(Collected data)
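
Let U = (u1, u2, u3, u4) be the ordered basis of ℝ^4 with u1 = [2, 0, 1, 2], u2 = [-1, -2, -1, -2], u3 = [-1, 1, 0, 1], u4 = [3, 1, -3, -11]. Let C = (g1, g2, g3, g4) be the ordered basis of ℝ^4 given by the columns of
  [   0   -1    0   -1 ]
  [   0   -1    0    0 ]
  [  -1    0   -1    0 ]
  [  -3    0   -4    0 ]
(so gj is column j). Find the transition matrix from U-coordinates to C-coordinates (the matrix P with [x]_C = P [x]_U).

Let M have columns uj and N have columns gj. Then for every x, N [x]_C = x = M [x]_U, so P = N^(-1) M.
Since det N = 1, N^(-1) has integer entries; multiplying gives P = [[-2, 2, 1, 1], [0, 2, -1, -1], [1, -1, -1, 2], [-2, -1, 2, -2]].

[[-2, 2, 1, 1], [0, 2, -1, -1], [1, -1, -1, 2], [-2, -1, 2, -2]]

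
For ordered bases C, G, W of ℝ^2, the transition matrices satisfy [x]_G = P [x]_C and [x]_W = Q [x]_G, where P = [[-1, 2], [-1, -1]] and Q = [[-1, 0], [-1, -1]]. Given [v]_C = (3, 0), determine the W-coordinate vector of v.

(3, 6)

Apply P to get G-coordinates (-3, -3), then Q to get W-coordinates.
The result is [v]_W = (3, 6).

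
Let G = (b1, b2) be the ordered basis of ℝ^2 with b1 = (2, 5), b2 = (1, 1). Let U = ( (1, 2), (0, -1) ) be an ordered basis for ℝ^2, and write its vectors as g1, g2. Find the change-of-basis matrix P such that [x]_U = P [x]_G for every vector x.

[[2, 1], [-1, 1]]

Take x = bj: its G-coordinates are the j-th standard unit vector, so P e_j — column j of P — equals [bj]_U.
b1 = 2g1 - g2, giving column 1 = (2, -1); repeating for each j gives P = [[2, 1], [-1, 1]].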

Task objective:
Please be sure to repeat every entry exactly.

Answer area:
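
Let U = (u1, u2, u3, u4) be the ordered basis of ℝ^4 with u1 = [2, 0, 1, 2], u2 = [-1, -2, -1, -2], u3 = [-1, 1, 0, 1], u4 = [3, 1, -3, -11]. Let C = (g1, g2, g3, g4) be the ordered basis of ℝ^4 given by the columns of
  [   0   -1    0   -1 ]
  [   0   -1    0    0 ]
  [  -1    0   -1    0 ]
  [  -3    0   -4    0 ]
(so gj is column j). Find the transition matrix from U-coordinates to C-coordinates (the matrix P with [x]_C = P [x]_U).

Let M have columns uj and N have columns gj. Then for every x, N [x]_C = x = M [x]_U, so P = N^(-1) M.
Since det N = 1, N^(-1) has integer entries; multiplying gives P = [[-2, 2, 1, 1], [0, 2, -1, -1], [1, -1, -1, 2], [-2, -1, 2, -2]].

[[-2, 2, 1, 1], [0, 2, -1, -1], [1, -1, -1, 2], [-2, -1, 2, -2]]

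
For ordered bases C, G, W of ℝ^2, the transition matrices satisfy [x]_G = P [x]_C and [x]_W = Q [x]_G, where P = [[-1, 2], [-1, -1]] and Q = [[-1, 0], [-1, -1]]. Given [v]_C = (3, 0), determine the W-coordinate vector of v.

(3, 6)

Apply P to get G-coordinates (-3, -3), then Q to get W-coordinates.
The result is [v]_W = (3, 6).

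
Let G = (b1, b2) be the ordered basis of ℝ^2 with b1 = (2, 5), b2 = (1, 1). Let U = ( (1, 2), (0, -1) ) be an ordered basis for ℝ^2, and write its vectors as g1, g2. Find the change-of-basis matrix P such that [x]_U = P [x]_G for every vector x.

[[2, 1], [-1, 1]]

Take x = bj: its G-coordinates are the j-th standard unit vector, so P e_j — column j of P — equals [bj]_U.
b1 = 2g1 - g2, giving column 1 = (2, -1); repeating for each j gives P = [[2, 1], [-1, 1]].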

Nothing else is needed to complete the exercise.